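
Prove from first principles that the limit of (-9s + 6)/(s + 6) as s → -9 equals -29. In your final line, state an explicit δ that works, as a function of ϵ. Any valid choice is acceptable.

Suppose ϵ > 0. We want δ > 0 with 0 < |s + 9| < δ ⇒ |(-9s + 6)/(s + 6) + 29| < ϵ.
Combining over a common denominator, (-9s + 6)/(s + 6) + 29 = [(-9s + 6)·(-3) − 87·(s + 6)] / [(-3)·(s + 6)] = -60(s + 9) / ((-3)(s + 6)).
So |(-9s + 6)/(s + 6) + 29| = 60|s + 9| / (3·|s + 6|).
Require δ ≤ 3/2, so |s + 6| ≥ |-3| − |s + 9| > 3 − 3/2 = 3/2.
Hence |(-9s + 6)/(s + 6) + 29| < 60|s + 9|/(3·(3/2)) = (40/3)|s + 9|, which is < ϵ once |s + 9| < (3/40)ϵ.
Take δ = min(3/2, (3/40)ϵ). Then 0 < |s + 9| < δ forces both bounds, so |(-9s + 6)/(s + 6) + 29| < ϵ.

δ = min(3/2, (3/40)ϵ)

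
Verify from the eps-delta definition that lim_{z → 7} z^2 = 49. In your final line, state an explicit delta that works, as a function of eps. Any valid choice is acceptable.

delta = min(2, eps/16)

Fix eps > 0. We seek delta > 0 with 0 < |z − 7| < delta ⇒ |z^2 − 49| < eps.
Factor: z^2 − 49 = (z − 7)(z + 7), so |z^2 − 49| = |z − 7|·|z + 7|.
Impose delta ≤ 2 so that |z| < 9; then |z + 7| ≤ 16.
Hence |z^2 − 49| ≤ 16|z − 7|, which is < eps once |z − 7| < eps/16.
Take delta = min(2, eps/16). If 0 < |z − 7| < delta then both bounds hold and |z^2 − 49| ≤ 16|z − 7| < 16·(eps/16) = eps.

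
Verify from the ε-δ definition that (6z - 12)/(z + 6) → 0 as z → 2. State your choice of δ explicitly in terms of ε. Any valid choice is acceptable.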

(ACTION ITEM): All of the data above should be reproduced verbatim.

(SOLUTION FOR THIS EXERCISE):
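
Prove from first principles that the limit of (-9s + 6)/(s + 6) as s → -9 equals -29. In your final line, state an explicit δ that works, as a function of ϵ. Any valid choice is acceptable.

Suppose ϵ > 0. We want δ > 0 with 0 < |s + 9| < δ ⇒ |(-9s + 6)/(s + 6) + 29| < ϵ.
Combining over a common denominator, (-9s + 6)/(s + 6) + 29 = [(-9s + 6)·(-3) − 87·(s + 6)] / [(-3)·(s + 6)] = -60(s + 9) / ((-3)(s + 6)).
So |(-9s + 6)/(s + 6) + 29| = 60|s + 9| / (3·|s + 6|).
Require δ ≤ 3/2, so |s + 6| ≥ |-3| − |s + 9| > 3 − 3/2 = 3/2.
Hence |(-9s + 6)/(s + 6) + 29| < 60|s + 9|/(3·(3/2)) = (40/3)|s + 9|, which is < ϵ once |s + 9| < (3/40)ϵ.
Take δ = min(3/2, (3/40)ϵ). Then 0 < |s + 9| < δ forces both bounds, so |(-9s + 6)/(s + 6) + 29| < ϵ.

δ = min(3/2, (3/40)ϵ)

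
Verify from the eps-delta definition that lim_{z → 7} z^2 = 49. In your final line, state an explicit delta that works, as a function of eps. Any valid choice is acceptable.

delta = min(2, eps/16)

Fix eps > 0. We seek delta > 0 with 0 < |z − 7| < delta ⇒ |z^2 − 49| < eps.
Factor: z^2 − 49 = (z − 7)(z + 7), so |z^2 − 49| = |z − 7|·|z + 7|.
Impose delta ≤ 2 so that |z| < 9; then |z + 7| ≤ 16.
Hence |z^2 − 49| ≤ 16|z − 7|, which is < eps once |z − 7| < eps/16.
Take delta = min(2, eps/16). If 0 < |z − 7| < delta then both bounds hold and |z^2 − 49| ≤ 16|z − 7| < 16·(eps/16) = eps.

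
Verify from the ε-δ definition that (6z - 12)/(z + 6) → 0 as z → 2. State your choice of δ explicitly in terms of ε. Any valid choice is acceptable.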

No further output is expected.